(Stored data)
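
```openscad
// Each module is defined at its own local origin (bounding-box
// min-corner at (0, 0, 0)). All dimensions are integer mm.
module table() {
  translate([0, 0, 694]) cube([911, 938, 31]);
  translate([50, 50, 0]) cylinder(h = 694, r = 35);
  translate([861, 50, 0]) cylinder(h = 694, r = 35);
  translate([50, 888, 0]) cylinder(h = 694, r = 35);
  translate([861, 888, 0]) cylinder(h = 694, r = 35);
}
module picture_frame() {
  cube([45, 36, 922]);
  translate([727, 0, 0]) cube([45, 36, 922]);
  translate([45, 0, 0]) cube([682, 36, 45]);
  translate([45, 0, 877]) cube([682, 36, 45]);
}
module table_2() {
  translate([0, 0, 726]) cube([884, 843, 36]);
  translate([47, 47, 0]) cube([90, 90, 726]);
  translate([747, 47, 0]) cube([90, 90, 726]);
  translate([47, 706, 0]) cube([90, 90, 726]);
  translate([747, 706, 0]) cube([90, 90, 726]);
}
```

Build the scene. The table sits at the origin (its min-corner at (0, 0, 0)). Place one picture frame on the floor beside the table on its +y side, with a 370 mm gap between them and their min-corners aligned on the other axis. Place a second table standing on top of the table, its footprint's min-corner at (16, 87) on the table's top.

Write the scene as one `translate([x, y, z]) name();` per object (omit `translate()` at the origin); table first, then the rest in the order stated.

table();
translate([0, 1308, 0]) picture_frame();
translate([16, 87, 725]) table_2();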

Exercise
Print the entries again so that each one matches exactly.

Expected output
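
```openscad
// Each module is defined at its own local origin (bounding-box
// min-corner at (0, 0, 0)). All dimensions are integer mm.
module table() {
  translate([0, 0, 694]) cube([911, 938, 31]);
  translate([50, 50, 0]) cylinder(h = 694, r = 35);
  translate([861, 50, 0]) cylinder(h = 694, r = 35);
  translate([50, 888, 0]) cylinder(h = 694, r = 35);
  translate([861, 888, 0]) cylinder(h = 694, r = 35);
}
module picture_frame() {
  cube([45, 36, 922]);
  translate([727, 0, 0]) cube([45, 36, 922]);
  translate([45, 0, 0]) cube([682, 36, 45]);
  translate([45, 0, 877]) cube([682, 36, 45]);
}
module table_2() {
  translate([0, 0, 726]) cube([884, 843, 36]);
  translate([47, 47, 0]) cube([90, 90, 726]);
  translate([747, 47, 0]) cube([90, 90, 726]);
  translate([47, 706, 0]) cube([90, 90, 726]);
  translate([747, 706, 0]) cube([90, 90, 726]);
}
```

Build the scene. The table sits at the origin (its min-corner at (0, 0, 0)). Place one picture frame on the floor beside the table on its +y side, with a 370 mm gap between them and their min-corners aligned on the other axis. Place a second table standing on top of the table, its footprint's min-corner at (16, 87) on the table's top.

Write the scene as one `translate([x, y, z]) name();` per object (omit `translate()` at the origin); table first, then the rest in the order stated.

table();
translate([0, 1308, 0]) picture_frame();
translate([16, 87, 725]) table_2();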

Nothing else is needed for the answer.